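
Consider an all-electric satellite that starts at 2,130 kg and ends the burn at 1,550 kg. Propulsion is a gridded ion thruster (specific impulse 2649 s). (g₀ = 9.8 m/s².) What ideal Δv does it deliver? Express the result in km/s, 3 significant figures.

Δv ≈ 8.25 km/s

v_e = Isp · g₀ = 2649 × 9.8 = 25960.2 m/s.
Δv = v_e · ln(m₀/m_f) = 25960.2 × ln(1.374) = 25960.2 × 0.3179 ≈ 8251.9 m/s.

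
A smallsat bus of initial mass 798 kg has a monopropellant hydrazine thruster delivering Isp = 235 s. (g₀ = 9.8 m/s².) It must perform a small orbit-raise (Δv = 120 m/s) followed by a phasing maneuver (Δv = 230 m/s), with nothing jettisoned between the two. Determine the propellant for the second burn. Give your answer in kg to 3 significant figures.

v_e = Isp · g₀ = 235 × 9.8 = 2303.0 m/s.
After the first burn: m = 798 × exp(−120/2303.0) = 798 × 0.94923 = 757.486 kg.
After the second burn: m = 757.486 × exp(−230/2303.0) = 757.486 × 0.90496 = 685.495 kg.
Second-burn propellant = 757.486 − 685.495 = 71.991 kg.

propellant for the second burn ≈ 72.0 kg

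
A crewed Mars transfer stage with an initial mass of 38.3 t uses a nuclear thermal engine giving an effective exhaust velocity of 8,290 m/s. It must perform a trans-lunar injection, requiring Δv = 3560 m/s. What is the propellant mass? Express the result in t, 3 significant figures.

propellant mass ≈ 13.4 t

m₀/m_f = exp(Δv / v_e) = exp(3560 / 8290.0) = exp(0.4294) = 1.5364.
m_f = 38.3 / 1.5364 = 24.9284 t, so propellant = m₀ − m_f = 38.3 − 24.9284 = 13.3716 t.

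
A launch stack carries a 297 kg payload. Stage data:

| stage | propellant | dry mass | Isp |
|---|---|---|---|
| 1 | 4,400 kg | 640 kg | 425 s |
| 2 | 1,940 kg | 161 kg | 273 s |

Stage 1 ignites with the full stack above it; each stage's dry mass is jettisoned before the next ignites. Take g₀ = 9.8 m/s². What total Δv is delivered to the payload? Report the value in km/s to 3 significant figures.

Ignition mass of stage 1 = 4,400+640 + 1,940+161 + 297 = 7,438 kg.
Stage 1: m₀ = 7,438 kg, m_f = 7,438 − 4,400 = 3,038 kg; Δv = 425×9.8×ln(2.448) = 4165.0×0.8954 ≈ 3729 m/s.
Stage 2: m₀ = 2,398 kg, m_f = 2,398 − 1,940 = 458 kg; Δv = 273×9.8×ln(5.236) = 2675.4×1.6555 ≈ 4429 m/s.
Total Δv = 3729 + 4429 = 8158 m/s.

Δv ≈ 8.16 km/s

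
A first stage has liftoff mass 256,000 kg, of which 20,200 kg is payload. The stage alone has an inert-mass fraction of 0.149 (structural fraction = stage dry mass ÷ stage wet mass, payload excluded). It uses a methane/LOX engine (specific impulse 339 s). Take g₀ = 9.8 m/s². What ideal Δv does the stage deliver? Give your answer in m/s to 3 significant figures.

Stage wet mass = m₀ − payload = 256,000 − 20,200 = 235,800 kg.
Stage dry mass = ε × stage wet mass = 0.149 × 235,800 = 35,134.2 kg.
Burnout mass m_f = stage dry + payload = 35,134.2 + 20,200 = 55,334.2 kg.
v_e = Isp · g₀ = 339 × 9.8 = 3322.2 m/s.
Δv = v_e · ln(256,000/55,334.2) = 3322.2 × ln(4.626) = 3322.2 × 1.5318 ≈ 5089 m/s.

Δv ≈ 5090 m/s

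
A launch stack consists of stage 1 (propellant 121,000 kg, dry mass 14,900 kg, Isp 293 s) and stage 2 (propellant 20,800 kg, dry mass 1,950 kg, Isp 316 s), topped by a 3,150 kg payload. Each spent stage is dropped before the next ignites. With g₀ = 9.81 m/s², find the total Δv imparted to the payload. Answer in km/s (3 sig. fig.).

Ignition mass of stage 1 = 121,000+14,900 + 20,800+1,950 + 3,150 = 161,800 kg.
Stage 1: m₀ = 161,800 kg, m_f = 161,800 − 121,000 = 40,800 kg; Δv = 293×9.81×ln(3.966) = 2874.3×1.3777 ≈ 3960 m/s.
Stage 2: m₀ = 25,900 kg, m_f = 25,900 − 20,800 = 5,100 kg; Δv = 316×9.81×ln(5.078) = 3100.0×1.6250 ≈ 5037 m/s.
Total Δv = 3960 + 5037 = 8997 m/s.

Δv ≈ 9.00 km/s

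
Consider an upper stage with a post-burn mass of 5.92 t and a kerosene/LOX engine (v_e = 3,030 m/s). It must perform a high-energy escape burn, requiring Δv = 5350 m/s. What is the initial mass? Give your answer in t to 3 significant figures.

m₀/m_f = exp(Δv / v_e) = exp(5350 / 3030.0) = exp(1.7657) = 5.8455.
m₀ = m_f × 5.8455 = 5.92 × 5.8455 = 34.6054 t.

initial mass ≈ 34.6 t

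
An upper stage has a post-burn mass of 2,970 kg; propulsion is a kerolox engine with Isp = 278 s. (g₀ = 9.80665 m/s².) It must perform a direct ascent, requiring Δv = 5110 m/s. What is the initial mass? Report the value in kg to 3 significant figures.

v_e = Isp · g₀ = 278 × 9.80665 = 2726.2 m/s.
From the ideal rocket equation, m₀/m_f = exp(Δv / v_e) = exp(5110 / 2726.2) = exp(1.8744) = 6.5167.
m₀ = m_f × 6.5167 = 2,970 × 6.5167 = 19,354.6 kg.

initial mass ≈ 19400 kg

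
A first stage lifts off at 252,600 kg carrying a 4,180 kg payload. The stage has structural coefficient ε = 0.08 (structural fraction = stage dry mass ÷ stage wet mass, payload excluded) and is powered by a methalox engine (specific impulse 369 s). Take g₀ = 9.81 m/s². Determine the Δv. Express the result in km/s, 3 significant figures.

Stage wet mass = m₀ − payload = 252,600 − 4,180 = 248,420 kg.
Stage dry mass = ε × stage wet mass = 0.08 × 248,420 = 19,873.6 kg.
Burnout mass m_f = stage dry + payload = 19,873.6 + 4,180 = 24,053.6 kg.
v_e = Isp · g₀ = 369 × 9.81 = 3619.9 m/s.
By the Tsiolkovsky rocket equation, Δv = v_e · ln(252,600/24,053.6) = 3619.9 × ln(10.5) = 3619.9 × 2.3515 ≈ 8512 m/s.

Δv ≈ 8.51 km/s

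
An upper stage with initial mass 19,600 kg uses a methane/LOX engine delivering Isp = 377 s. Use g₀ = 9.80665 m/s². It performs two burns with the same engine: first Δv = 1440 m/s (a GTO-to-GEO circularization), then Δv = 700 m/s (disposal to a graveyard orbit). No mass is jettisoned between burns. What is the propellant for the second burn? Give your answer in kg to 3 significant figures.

propellant for the second burn ≈ 2290 kg

v_e = Isp · g₀ = 377 × 9.80665 = 3697.1 m/s.
After the first burn: m = 19600 × exp(−1440/3697.1) = 19600 × 0.67740 = 13,277 kg.
After the second burn: m = 13,277 × exp(−700/3697.1) = 13,277 × 0.82751 = 10,986.9 kg.
Second-burn propellant = 13,277 − 10,986.9 = 2,290.1 kg.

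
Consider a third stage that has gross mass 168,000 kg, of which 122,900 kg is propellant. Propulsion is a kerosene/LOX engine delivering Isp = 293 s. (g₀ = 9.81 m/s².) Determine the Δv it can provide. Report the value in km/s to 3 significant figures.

v_e = Isp · g₀ = 293 × 9.81 = 2874.3 m/s.
m_f = m₀ − m_prop = 168,000 − 122,900 = 45,100 kg.
Δv = v_e · ln(m₀/m_f) = 2874.3 × ln(3.725) = 2874.3 × 1.3151 ≈ 3780.0 m/s.

Δv ≈ 3.78 km/s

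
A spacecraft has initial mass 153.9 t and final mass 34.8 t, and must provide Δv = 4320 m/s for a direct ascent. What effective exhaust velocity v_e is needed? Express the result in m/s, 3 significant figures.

ln(m₀/m_f) = ln(153900/34800) = ln(4.422) = 1.4867.
v_e = Δv / ln(m₀/m_f) = 4320 / 1.4867 = 2905.8 m/s.

v_e ≈ 2910 m/s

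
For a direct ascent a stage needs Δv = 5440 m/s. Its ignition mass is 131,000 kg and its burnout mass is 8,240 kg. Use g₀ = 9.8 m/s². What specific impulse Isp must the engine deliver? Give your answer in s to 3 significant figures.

Isp ≈ 201 s

ln(m₀/m_f) = ln(131000/8240) = ln(15.9) = 2.7662.
Using Δv = v_e ln(m₀/m_f): v_e = Δv / ln(m₀/m_f) = 5440 / 2.7662 = 1966.6 m/s.
Isp = v_e / g₀ = 1966.6 / 9.8 = 200.7 s.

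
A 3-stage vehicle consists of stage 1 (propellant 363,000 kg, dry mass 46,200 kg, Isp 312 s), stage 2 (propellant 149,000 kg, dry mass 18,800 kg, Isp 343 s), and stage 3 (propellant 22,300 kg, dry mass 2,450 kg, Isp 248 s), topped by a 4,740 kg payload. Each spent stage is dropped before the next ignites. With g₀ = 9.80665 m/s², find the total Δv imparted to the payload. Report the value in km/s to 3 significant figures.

Ignition mass of stage 1 = 363,000+46,200 + 149,000+18,800 + 22,300+2,450 + 4,740 = 606,490 kg.
Stage 1: m₀ = 606,490 kg, m_f = 606,490 − 363,000 = 243,490 kg; Δv = 312×9.80665×ln(2.491) = 3059.7×0.9126 ≈ 2792 m/s.
Stage 2: m₀ = 197,290 kg, m_f = 197,290 − 149,000 = 48,290 kg; Δv = 343×9.80665×ln(4.086) = 3363.7×1.4075 ≈ 4734 m/s.
Stage 3: m₀ = 29,490 kg, m_f = 29,490 − 22,300 = 7,190 kg; Δv = 248×9.80665×ln(4.102) = 2432.0×1.4114 ≈ 3432 m/s.
Total Δv = 2792 + 4734 + 3432 = 10958 m/s.

Δv ≈ 11.0 km/s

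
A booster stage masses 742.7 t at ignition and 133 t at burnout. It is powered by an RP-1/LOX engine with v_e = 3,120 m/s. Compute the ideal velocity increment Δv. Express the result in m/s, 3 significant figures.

Δv ≈ 5370 m/s

Rocket equation: Δv = v_e · ln(m₀/m_f) = 3120.0 × ln(5.584) = 3120.0 × 1.7199 ≈ 5366.2 m/s.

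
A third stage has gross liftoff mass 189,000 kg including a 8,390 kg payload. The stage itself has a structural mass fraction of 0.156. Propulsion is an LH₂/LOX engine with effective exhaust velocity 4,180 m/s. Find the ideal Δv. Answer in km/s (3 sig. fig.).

Δv ≈ 6.87 km/s

Stage wet mass = m₀ − payload = 189,000 − 8,390 = 180,610 kg.
Stage dry mass = ε × stage wet mass = 0.156 × 180,610 = 28,175.2 kg.
Burnout mass m_f = stage dry + payload = 28,175.2 + 8,390 = 36,565.2 kg.
Δv = v_e · ln(189,000/36,565.2) = 4180.0 × ln(5.169) = 4180.0 × 1.6427 ≈ 6866 m/s.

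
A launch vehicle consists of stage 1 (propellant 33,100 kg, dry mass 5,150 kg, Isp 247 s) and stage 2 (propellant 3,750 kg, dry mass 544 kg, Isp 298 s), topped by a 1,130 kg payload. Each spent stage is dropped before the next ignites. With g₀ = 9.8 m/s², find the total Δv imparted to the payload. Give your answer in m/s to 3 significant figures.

Ignition mass of stage 1 = 33,100+5,150 + 3,750+544 + 1,130 = 43,674 kg.
Stage 1: m₀ = 43,674 kg, m_f = 43,674 − 33,100 = 10,574 kg; Δv = 247×9.8×ln(4.13) = 2420.6×1.4184 ≈ 3433 m/s.
Stage 2: m₀ = 5,424 kg, m_f = 5,424 − 3,750 = 1,674 kg; Δv = 298×9.8×ln(3.24) = 2920.4×1.1756 ≈ 3433 m/s.
Total Δv = 3433 + 3433 = 6866 m/s.

Δv ≈ 6870 m/s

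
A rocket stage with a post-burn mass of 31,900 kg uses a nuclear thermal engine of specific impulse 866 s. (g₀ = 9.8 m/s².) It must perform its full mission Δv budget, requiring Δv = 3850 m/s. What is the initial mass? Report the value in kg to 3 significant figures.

v_e = Isp · g₀ = 866 × 9.8 = 8486.8 m/s.
Using Δv = v_e ln(m₀/m_f): m₀/m_f = exp(Δv / v_e) = exp(3850 / 8486.8) = exp(0.4536) = 1.5740.
m₀ = m_f × 1.5740 = 31,900 × 1.5740 = 50,210.6 kg.

initial mass ≈ 50200 kg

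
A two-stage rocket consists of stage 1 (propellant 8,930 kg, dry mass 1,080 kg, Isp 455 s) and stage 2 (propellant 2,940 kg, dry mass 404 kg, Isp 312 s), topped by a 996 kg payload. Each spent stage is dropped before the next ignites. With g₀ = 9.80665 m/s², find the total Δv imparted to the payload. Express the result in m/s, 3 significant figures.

Ignition mass of stage 1 = 8,930+1,080 + 2,940+404 + 996 = 14,350 kg.
Stage 1: m₀ = 14,350 kg, m_f = 14,350 − 8,930 = 5,420 kg; Δv = 455×9.80665×ln(2.648) = 4462.0×0.9737 ≈ 4344 m/s.
Stage 2: m₀ = 4,340 kg, m_f = 4,340 − 2,940 = 1,400 kg; Δv = 312×9.80665×ln(3.1) = 3059.7×1.1314 ≈ 3462 m/s.
Total Δv = 4344 + 3462 = 7806 m/s.

Δv ≈ 7810 m/s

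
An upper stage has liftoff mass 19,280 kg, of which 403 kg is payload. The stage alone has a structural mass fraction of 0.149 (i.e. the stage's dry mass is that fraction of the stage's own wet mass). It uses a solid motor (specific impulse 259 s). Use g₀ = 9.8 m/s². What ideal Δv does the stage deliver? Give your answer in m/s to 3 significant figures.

Δv ≈ 4550 m/s

Stage wet mass = m₀ − payload = 19,280 − 403 = 18,877 kg.
Stage dry mass = ε × stage wet mass = 0.149 × 18,877 = 2,812.67 kg.
Burnout mass m_f = stage dry + payload = 2,812.67 + 403 = 3,215.67 kg.
v_e = Isp · g₀ = 259 × 9.8 = 2538.2 m/s.
Using Δv = v_e ln(m₀/m_f): Δv = v_e · ln(19,280/3,215.67) = 2538.2 × ln(5.996) = 2538.2 × 1.7910 ≈ 4546 m/s.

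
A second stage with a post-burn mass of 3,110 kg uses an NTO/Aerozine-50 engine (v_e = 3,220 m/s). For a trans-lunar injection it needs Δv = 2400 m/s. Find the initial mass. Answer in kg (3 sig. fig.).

initial mass ≈ 6550 kg

m₀/m_f = exp(Δv / v_e) = exp(2400 / 3220.0) = exp(0.7453) = 2.1072.
m₀ = m_f × 2.1072 = 3,110 × 2.1072 = 6,553.39 kg.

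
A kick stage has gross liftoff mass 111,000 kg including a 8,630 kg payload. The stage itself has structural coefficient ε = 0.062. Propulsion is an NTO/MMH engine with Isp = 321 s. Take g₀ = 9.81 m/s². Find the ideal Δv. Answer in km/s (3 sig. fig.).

Stage wet mass = m₀ − payload = 111,000 − 8,630 = 102,370 kg.
Stage dry mass = ε × stage wet mass = 0.062 × 102,370 = 6,346.94 kg.
Burnout mass m_f = stage dry + payload = 6,346.94 + 8,630 = 14,976.94 kg.
v_e = Isp · g₀ = 321 × 9.81 = 3149.0 m/s.
From the ideal rocket equation, Δv = v_e · ln(111,000/14,976.94) = 3149.0 × ln(7.411) = 3149.0 × 2.0030 ≈ 6308 m/s.

Δv ≈ 6.31 km/s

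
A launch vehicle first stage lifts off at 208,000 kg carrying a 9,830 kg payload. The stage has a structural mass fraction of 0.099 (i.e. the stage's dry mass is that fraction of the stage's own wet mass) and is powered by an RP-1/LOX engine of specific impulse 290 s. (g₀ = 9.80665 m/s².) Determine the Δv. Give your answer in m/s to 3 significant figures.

Stage wet mass = m₀ − payload = 208,000 − 9,830 = 198,170 kg.
Stage dry mass = ε × stage wet mass = 0.099 × 198,170 = 19,618.8 kg.
Burnout mass m_f = stage dry + payload = 19,618.8 + 9,830 = 29,448.8 kg.
v_e = Isp · g₀ = 290 × 9.80665 = 2843.9 m/s.
Δv = v_e · ln(208,000/29,448.8) = 2843.9 × ln(7.063) = 2843.9 × 1.9549 ≈ 5560 m/s.

Δv ≈ 5560 m/s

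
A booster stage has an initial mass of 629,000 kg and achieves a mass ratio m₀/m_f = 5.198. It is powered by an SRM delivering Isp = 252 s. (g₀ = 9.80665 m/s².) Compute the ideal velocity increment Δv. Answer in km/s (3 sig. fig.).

Δv ≈ 4.07 km/s

v_e = Isp · g₀ = 252 × 9.80665 = 2471.3 m/s.
Δv = v_e · ln(5.198) = 2471.3 × 1.6483 ≈ 4073.3 m/s.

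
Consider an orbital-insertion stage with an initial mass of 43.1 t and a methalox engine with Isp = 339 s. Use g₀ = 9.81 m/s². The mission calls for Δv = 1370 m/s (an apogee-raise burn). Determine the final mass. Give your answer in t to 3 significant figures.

final mass ≈ 28.5 t

v_e = Isp · g₀ = 339 × 9.81 = 3325.6 m/s.
m₀/m_f = exp(Δv / v_e) = exp(1370 / 3325.6) = exp(0.4120) = 1.5098.
m_f = m₀ / 1.5098 = 43.1 / 1.5098 = 28.5468 t.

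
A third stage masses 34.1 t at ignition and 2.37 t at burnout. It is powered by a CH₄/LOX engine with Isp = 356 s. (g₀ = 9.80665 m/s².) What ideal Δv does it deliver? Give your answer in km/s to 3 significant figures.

v_e = Isp · g₀ = 356 × 9.80665 = 3491.2 m/s.
Δv = v_e · ln(m₀/m_f) = 3491.2 × ln(14.39) = 3491.2 × 2.6664 ≈ 9308.9 m/s.

Δv ≈ 9.31 km/s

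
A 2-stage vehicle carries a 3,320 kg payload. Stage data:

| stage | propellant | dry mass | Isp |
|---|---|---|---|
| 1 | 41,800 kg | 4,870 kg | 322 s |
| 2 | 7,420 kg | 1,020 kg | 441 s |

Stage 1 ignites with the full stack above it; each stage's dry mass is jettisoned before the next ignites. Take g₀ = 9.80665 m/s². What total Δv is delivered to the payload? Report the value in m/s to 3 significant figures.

Δv ≈ 8280 m/s

Ignition mass of stage 1 = 41,800+4,870 + 7,420+1,020 + 3,320 = 58,430 kg.
Stage 1: m₀ = 58,430 kg, m_f = 58,430 − 41,800 = 16,630 kg; Δv = 322×9.80665×ln(3.514) = 3157.7×1.2566 ≈ 3968 m/s.
Stage 2: m₀ = 11,760 kg, m_f = 11,760 − 7,420 = 4,340 kg; Δv = 441×9.80665×ln(2.71) = 4324.7×0.9968 ≈ 4311 m/s.
Total Δv = 3968 + 4311 = 8279 m/s.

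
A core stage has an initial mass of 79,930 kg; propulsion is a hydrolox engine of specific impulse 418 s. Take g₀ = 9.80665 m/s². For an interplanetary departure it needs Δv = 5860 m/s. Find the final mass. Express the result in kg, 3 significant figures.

final mass ≈ 19100 kg

v_e = Isp · g₀ = 418 × 9.80665 = 4099.2 m/s.
By the Tsiolkovsky rocket equation, m₀/m_f = exp(Δv / v_e) = exp(5860 / 4099.2) = exp(1.4296) = 4.1768.
m_f = m₀ / 4.1768 = 79,930 / 4.1768 = 19,136.7 kg.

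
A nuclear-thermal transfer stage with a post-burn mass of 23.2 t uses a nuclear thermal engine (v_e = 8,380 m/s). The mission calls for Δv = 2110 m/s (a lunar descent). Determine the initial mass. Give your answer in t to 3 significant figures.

initial mass ≈ 29.8 t

By the Tsiolkovsky rocket equation, m₀/m_f = exp(Δv / v_e) = exp(2110 / 8380.0) = exp(0.2518) = 1.2863.
m₀ = m_f × 1.2863 = 23.2 × 1.2863 = 29.8422 t.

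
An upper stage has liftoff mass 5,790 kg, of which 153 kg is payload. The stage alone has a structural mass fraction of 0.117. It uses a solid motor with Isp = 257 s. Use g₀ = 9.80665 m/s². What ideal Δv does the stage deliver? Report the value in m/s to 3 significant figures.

Stage wet mass = m₀ − payload = 5,790 − 153 = 5,637 kg.
Stage dry mass = ε × stage wet mass = 0.117 × 5,637 = 659.529 kg.
Burnout mass m_f = stage dry + payload = 659.529 + 153 = 812.529 kg.
v_e = Isp · g₀ = 257 × 9.80665 = 2520.3 m/s.
Δv = v_e · ln(5,790/812.529) = 2520.3 × ln(7.126) = 2520.3 × 1.9637 ≈ 4949 m/s.

Δv ≈ 4950 m/s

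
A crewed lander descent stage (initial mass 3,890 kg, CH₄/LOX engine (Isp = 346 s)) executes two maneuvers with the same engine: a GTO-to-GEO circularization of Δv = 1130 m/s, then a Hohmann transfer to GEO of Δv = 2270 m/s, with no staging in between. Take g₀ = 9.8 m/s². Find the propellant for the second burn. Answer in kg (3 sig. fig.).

v_e = Isp · g₀ = 346 × 9.8 = 3390.8 m/s.
After the first burn: m = 3890 × exp(−1130/3390.8) = 3890 × 0.71659 = 2,787.54 kg.
After the second burn: m = 2,787.54 × exp(−2270/3390.8) = 2,787.54 × 0.51199 = 1,427.19 kg.
Second-burn propellant = 2,787.54 − 1,427.19 = 1,360.35 kg.

propellant for the second burn ≈ 1360 kg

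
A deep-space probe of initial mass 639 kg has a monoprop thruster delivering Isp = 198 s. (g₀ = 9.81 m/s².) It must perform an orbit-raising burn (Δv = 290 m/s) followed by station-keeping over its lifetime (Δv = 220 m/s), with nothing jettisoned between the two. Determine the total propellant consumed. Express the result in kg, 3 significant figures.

total propellant consumed ≈ 148 kg

v_e = Isp · g₀ = 198 × 9.81 = 1942.4 m/s.
After the first burn: m = 639 × exp(−290/1942.4) = 639 × 0.86131 = 550.377 kg.
After the second burn: m = 550.377 × exp(−220/1942.4) = 550.377 × 0.89292 = 491.443 kg.
Total propellant = m₀ − m_final = 639 − 491.443 = 147.557 kg.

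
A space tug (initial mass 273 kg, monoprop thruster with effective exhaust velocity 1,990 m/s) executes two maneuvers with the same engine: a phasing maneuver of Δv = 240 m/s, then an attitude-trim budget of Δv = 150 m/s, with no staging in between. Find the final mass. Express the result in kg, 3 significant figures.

final mass ≈ 224 kg

After the first burn: m = 273 × exp(−240/1990.0) = 273 × 0.88639 = 241.984 kg.
After the second burn: m = 241.984 × exp(−150/1990.0) = 241.984 × 0.92739 = 224.414 kg.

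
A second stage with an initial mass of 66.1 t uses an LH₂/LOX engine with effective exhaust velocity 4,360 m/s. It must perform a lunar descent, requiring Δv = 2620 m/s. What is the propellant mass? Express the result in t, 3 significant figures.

Rocket equation: m₀/m_f = exp(Δv / v_e) = exp(2620 / 4360.0) = exp(0.6009) = 1.8238.
m_f = 66.1 / 1.8238 = 36.243 t, so propellant = m₀ − m_f = 66.1 − 36.243 = 29.857 t.

propellant mass ≈ 29.9 t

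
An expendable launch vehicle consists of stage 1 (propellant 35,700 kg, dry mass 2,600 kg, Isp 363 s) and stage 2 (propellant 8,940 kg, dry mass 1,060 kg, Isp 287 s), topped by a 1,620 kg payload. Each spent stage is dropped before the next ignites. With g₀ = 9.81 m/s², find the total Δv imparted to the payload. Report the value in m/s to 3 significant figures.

Δv ≈ 8600 m/s

Ignition mass of stage 1 = 35,700+2,600 + 8,940+1,060 + 1,620 = 49,920 kg.
Stage 1: m₀ = 49,920 kg, m_f = 49,920 − 35,700 = 14,220 kg; Δv = 363×9.81×ln(3.511) = 3561.0×1.2558 ≈ 4472 m/s.
Stage 2: m₀ = 11,620 kg, m_f = 11,620 − 8,940 = 2,680 kg; Δv = 287×9.81×ln(4.336) = 2815.5×1.4669 ≈ 4130 m/s.
Total Δv = 4472 + 4130 = 8602 m/s.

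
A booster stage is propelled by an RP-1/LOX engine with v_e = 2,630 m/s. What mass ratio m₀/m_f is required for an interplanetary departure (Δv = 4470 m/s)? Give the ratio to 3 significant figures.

mass ratio ≈ 5.47

Rocket equation: m₀/m_f = exp(Δv / v_e) = exp(4470 / 2630.0) = exp(1.6996) = 5.4719.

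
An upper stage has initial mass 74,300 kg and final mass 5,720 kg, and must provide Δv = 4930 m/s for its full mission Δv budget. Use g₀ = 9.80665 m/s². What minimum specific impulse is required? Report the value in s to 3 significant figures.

Isp ≈ 196 s

ln(m₀/m_f) = ln(74300/5720) = ln(12.99) = 2.5641.
v_e = Δv / ln(m₀/m_f) = 4930 / 2.5641 = 1922.7 m/s.
Isp = v_e / g₀ = 1922.7 / 9.80665 = 196.1 s.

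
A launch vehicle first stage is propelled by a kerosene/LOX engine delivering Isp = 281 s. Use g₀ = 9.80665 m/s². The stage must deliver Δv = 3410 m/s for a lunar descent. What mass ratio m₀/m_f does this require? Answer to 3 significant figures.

mass ratio ≈ 3.45

v_e = Isp · g₀ = 281 × 9.80665 = 2755.7 m/s.
By the Tsiolkovsky rocket equation, m₀/m_f = exp(Δv / v_e) = exp(3410 / 2755.7) = exp(1.2374) = 3.4468.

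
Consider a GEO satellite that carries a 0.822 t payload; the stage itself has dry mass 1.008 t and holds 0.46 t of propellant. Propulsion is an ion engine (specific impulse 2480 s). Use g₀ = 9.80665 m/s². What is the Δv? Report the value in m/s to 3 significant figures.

v_e = Isp · g₀ = 2480 × 9.80665 = 24320.5 m/s.
m₀ = payload + dry + propellant = 0.822 + 1.008 + 0.46 = 2.29 t.
m_f = payload + dry = 0.822 + 1.008 = 1.83 t.
By the Tsiolkovsky rocket equation, Δv = v_e · ln(m₀/m_f) = 24320.5 × ln(1.251) = 24320.5 × 0.2242 ≈ 5453.5 m/s.

Δv ≈ 5450 m/s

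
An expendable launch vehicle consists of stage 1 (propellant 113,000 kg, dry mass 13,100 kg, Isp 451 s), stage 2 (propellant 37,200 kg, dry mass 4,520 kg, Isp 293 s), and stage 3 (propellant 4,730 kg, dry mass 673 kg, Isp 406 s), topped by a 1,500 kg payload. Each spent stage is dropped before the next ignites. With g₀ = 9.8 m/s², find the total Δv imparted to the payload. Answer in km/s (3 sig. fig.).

Ignition mass of stage 1 = 113,000+13,100 + 37,200+4,520 + 4,730+673 + 1,500 = 174,723 kg.
Stage 1: m₀ = 174,723 kg, m_f = 174,723 − 113,000 = 61,723 kg; Δv = 451×9.8×ln(2.831) = 4419.8×1.0405 ≈ 4599 m/s.
Stage 2: m₀ = 48,623 kg, m_f = 48,623 − 37,200 = 11,423 kg; Δv = 293×9.8×ln(4.257) = 2871.4×1.4485 ≈ 4159 m/s.
Stage 3: m₀ = 6,903 kg, m_f = 6,903 − 4,730 = 2,173 kg; Δv = 406×9.8×ln(3.177) = 3978.8×1.1558 ≈ 4599 m/s.
Total Δv = 4599 + 4159 + 4599 = 13357 m/s.

Δv ≈ 13.4 km/s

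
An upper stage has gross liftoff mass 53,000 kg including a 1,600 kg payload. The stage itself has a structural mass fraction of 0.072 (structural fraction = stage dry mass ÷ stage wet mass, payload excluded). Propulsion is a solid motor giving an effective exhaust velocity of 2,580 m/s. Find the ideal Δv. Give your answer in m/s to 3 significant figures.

Stage wet mass = m₀ − payload = 53,000 − 1,600 = 51,400 kg.
Stage dry mass = ε × stage wet mass = 0.072 × 51,400 = 3,700.8 kg.
Burnout mass m_f = stage dry + payload = 3,700.8 + 1,600 = 5,300.8 kg.
Δv = v_e · ln(53,000/5,300.8) = 2580.0 × ln(9.998) = 2580.0 × 2.3024 ≈ 5940 m/s.

Δv ≈ 5940 m/s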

# # # #

Work request ▸
Across the entries above, find each line with the word "data" and please copy it out.

Answer section ▸
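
A launch stack carries a 297 kg payload. Stage data:
A 2-stage vehicle carries a 3,320 kg payload. Stage data: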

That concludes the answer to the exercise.